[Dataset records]
# # # # #

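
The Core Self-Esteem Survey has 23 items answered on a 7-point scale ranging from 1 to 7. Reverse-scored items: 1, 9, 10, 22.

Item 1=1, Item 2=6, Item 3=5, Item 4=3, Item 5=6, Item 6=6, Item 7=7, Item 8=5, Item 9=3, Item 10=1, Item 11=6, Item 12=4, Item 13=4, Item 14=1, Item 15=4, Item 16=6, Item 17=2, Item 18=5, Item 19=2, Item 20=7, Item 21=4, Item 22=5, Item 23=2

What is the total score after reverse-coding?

Apply reverse scoring (reversed = (1+7) − raw = 8 − raw):
  item 1: 8 − 1 = 7
  item 9: 8 − 3 = 5
  item 10: 8 − 1 = 7
  item 22: 8 − 5 = 3
After reverse-coding: 7, 6, 5, 3, 6, 6, 7, 5, 5, 7, 6, 4, 4, 1, 4, 6, 2, 5, 2, 7, 4, 3, 2
Total = 7 + 6 + 5 + 3 + 6 + 6 + 7 + 5 + 5 + 7 + 6 + 4 + 4 + 1 + 4 + 6 + 2 + 5 + 2 + 7 + 4 + 3 + 2 = 107

107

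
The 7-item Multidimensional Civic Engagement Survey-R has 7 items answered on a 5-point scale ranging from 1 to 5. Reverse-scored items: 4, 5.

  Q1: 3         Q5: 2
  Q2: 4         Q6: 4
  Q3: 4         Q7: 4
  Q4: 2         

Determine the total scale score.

Reversing items 4 & 5 with 6 − raw:
Total = 3 + 4 + 4 + (6−2) + (6−2) + 4 + 4
      = 3 + 4 + 4 + 4 + 4 + 4 + 4 = 27

27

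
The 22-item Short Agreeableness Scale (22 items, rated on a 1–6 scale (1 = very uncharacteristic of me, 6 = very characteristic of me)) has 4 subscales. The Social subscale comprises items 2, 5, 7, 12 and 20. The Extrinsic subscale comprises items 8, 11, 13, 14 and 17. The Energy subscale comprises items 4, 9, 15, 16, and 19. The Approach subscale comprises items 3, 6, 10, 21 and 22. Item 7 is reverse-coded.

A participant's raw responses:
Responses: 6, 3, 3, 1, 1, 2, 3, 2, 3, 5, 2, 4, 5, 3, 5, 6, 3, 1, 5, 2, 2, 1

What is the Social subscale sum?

Social items: 2, 5, 7, 12, 20.
Of these, item 7 is reverse-coded; reversed = (1+6) − raw = 7 − raw.
  item 2: 3
  item 5: 1
  item 7: 7 − 3 = 4
  item 12: 4
  item 20: 2
Sum = 3 + 1 + 4 + 4 + 2 = 14

14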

# # # # #

[Exercise description] For the string "ranging", show each line of the entries above where it occurs.

[The completed task]
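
The Core Self-Esteem Survey has 23 items answered on a 7-point scale ranging from 1 to 7. Reverse-scored items: 1, 9, 10, 22.
The 7-item Multidimensional Civic Engagement Survey-R has 7 items answered on a 5-point scale ranging from 1 to 5. Reverse-scored items: 4, 5.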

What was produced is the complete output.